[Saved data entries]
****
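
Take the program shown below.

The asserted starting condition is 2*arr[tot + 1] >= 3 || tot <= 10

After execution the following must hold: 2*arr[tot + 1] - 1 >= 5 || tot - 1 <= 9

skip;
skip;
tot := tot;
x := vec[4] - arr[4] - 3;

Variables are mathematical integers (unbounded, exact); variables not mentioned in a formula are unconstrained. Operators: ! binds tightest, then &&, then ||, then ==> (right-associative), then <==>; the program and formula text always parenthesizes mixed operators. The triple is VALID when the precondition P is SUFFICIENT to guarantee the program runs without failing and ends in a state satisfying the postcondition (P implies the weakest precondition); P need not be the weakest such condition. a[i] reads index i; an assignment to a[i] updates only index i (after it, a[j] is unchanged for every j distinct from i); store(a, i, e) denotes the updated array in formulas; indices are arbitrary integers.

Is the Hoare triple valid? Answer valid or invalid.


Working backward. After the program, the postcondition 2*arr[tot + 1] - 1 >= 5 || tot - 1 <= 9 must hold; in canonical form it is 2*arr[tot + 1] >= 6 || tot <= 10.
Before x := vec[4] - arr[4] - 3: 2*arr[tot + 1] >= 6 || tot <= 10
Before tot := tot: 2*arr[tot + 1] >= 6 || tot <= 10
Before skip: 2*arr[tot + 1] >= 6 || tot <= 10
Before skip: 2*arr[tot + 1] >= 6 || tot <= 10
The weakest precondition is 2*arr[tot + 1] >= 6 || tot <= 10.
Check whether 2*arr[tot + 1] >= 3 || tot <= 10 implies it.
Countermodel: at the initial state arr = {[12] = 2, elsewhere 2}, tot = 11, the precondition holds but the weakest precondition fails.
Answer: invalid


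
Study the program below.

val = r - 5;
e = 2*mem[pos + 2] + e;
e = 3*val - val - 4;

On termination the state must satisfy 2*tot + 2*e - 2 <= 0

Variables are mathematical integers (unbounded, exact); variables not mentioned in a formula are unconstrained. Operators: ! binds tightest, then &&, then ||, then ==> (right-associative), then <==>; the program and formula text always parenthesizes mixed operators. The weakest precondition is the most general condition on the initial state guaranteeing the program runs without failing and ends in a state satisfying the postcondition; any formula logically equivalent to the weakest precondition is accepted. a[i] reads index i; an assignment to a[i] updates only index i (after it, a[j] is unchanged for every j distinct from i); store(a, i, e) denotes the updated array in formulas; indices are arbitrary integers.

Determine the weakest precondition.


Working backward. After the program, the postcondition 2*tot + 2*e - 2 <= 0 must hold; in canonical form it is 2*e + 2*tot <= 2.
Before e := 3*val - val - 4: 2*tot + 4*val <= 10
Before e := 2*mem[pos + 2] + e: 2*tot + 4*val <= 10
Before val := r - 5: 4*r + 2*tot <= 30
Answer: WP = 4*r + 2*tot <= 30


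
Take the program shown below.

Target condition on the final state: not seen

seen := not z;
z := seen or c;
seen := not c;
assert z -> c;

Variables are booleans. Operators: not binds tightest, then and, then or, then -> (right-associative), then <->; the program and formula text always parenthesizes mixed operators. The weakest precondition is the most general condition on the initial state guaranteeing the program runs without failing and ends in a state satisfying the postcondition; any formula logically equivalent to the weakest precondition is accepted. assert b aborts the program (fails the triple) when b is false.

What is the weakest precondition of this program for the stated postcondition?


Working backward. After the program, not seen must hold.
Before assert z -> c: (z -> c) and (not seen)
Before seen := not c: (z -> c) and c
Before z := seen or c: ((seen or c) -> c) and c
Before seen := not z: (((not z) or c) -> c) and c
Answer: WP = (((not z) or c) -> c) and c


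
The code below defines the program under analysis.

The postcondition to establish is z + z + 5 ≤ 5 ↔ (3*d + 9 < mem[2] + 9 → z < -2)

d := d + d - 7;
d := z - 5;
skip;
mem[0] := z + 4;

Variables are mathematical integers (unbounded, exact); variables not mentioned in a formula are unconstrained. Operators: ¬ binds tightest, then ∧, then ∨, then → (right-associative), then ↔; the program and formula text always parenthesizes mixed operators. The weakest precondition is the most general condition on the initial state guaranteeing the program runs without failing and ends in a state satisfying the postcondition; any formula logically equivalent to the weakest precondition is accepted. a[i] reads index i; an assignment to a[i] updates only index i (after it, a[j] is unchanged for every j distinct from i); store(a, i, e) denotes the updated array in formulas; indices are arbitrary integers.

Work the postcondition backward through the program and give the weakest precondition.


Working backward. After the program, the postcondition z + z + 5 ≤ 5 ↔ (3*d + 9 < mem[2] + 9 → z < -2) must hold; in canonical form it is 2*z ≤ 0 ↔ (3*d < mem[2] → z < -2).
Before mem[0] := z + 4: 2*z ≤ 0 ↔ (3*d < mem[2] → z < -2)
Before skip: 2*z ≤ 0 ↔ (3*d < mem[2] → z < -2)
Before d := z - 5: 2*z ≤ 0 ↔ (3*z < mem[2] + 15 → z < -2)
Before d := d + d - 7: 2*z ≤ 0 ↔ (3*z < mem[2] + 15 → z < -2)
Answer: WP = 2*z ≤ 0 ↔ (3*z < mem[2] + 15 → z < -2)


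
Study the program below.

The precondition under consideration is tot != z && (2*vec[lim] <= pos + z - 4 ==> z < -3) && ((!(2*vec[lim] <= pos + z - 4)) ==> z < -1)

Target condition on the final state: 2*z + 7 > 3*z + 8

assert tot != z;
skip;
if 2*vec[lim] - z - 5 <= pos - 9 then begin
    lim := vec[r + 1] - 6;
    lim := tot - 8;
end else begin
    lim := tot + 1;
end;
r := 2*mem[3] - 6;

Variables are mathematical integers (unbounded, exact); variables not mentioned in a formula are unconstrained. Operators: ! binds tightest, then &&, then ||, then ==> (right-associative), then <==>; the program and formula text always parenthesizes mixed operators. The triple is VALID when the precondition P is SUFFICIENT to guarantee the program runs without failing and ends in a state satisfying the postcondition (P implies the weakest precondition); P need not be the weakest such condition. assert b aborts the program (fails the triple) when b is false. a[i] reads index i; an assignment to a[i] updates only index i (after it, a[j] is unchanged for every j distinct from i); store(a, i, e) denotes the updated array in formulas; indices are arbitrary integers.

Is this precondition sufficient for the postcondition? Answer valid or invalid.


Working backward. After the program, the postcondition 2*z + 7 > 3*z + 8 must hold; in canonical form it is z < -1.
Before r := 2*mem[3] - 6: z < -1
Then branch requires z < -1; else branch requires z < -1.
Before the if: (2*vec[lim] <= pos + z - 4 ==> z < -1) && ((!(2*vec[lim] <= pos + z - 4)) ==> z < -1)
Before skip: (2*vec[lim] <= pos + z - 4 ==> z < -1) && ((!(2*vec[lim] <= pos + z - 4)) ==> z < -1)
Before assert tot != z: tot != z && (2*vec[lim] <= pos + z - 4 ==> z < -1) && ((!(2*vec[lim] <= pos + z - 4)) ==> z < -1)
The weakest precondition is tot != z && (2*vec[lim] <= pos + z - 4 ==> z < -1) && ((!(2*vec[lim] <= pos + z - 4)) ==> z < -1).
Check whether tot != z && (2*vec[lim] <= pos + z - 4 ==> z < -3) && ((!(2*vec[lim] <= pos + z - 4)) ==> z < -1) implies it.
Every state satisfying the precondition satisfies the weakest precondition: the implication holds.
Answer: valid


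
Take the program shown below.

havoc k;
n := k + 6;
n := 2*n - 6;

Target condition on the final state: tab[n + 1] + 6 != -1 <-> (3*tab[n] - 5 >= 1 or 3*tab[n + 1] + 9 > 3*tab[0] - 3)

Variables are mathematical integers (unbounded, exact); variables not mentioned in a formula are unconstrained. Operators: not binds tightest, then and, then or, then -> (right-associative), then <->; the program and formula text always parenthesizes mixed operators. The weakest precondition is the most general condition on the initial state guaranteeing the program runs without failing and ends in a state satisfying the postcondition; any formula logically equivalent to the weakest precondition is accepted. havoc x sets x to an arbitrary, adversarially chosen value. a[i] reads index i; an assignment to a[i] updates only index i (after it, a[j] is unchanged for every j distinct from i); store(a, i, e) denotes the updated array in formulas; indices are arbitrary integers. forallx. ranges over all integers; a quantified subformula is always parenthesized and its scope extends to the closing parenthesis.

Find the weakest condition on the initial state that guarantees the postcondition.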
****
When a line in the data contains "begin", return it as written.

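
if 2*vec[lim] - z - 5 <= pos - 9 then begin
end else begin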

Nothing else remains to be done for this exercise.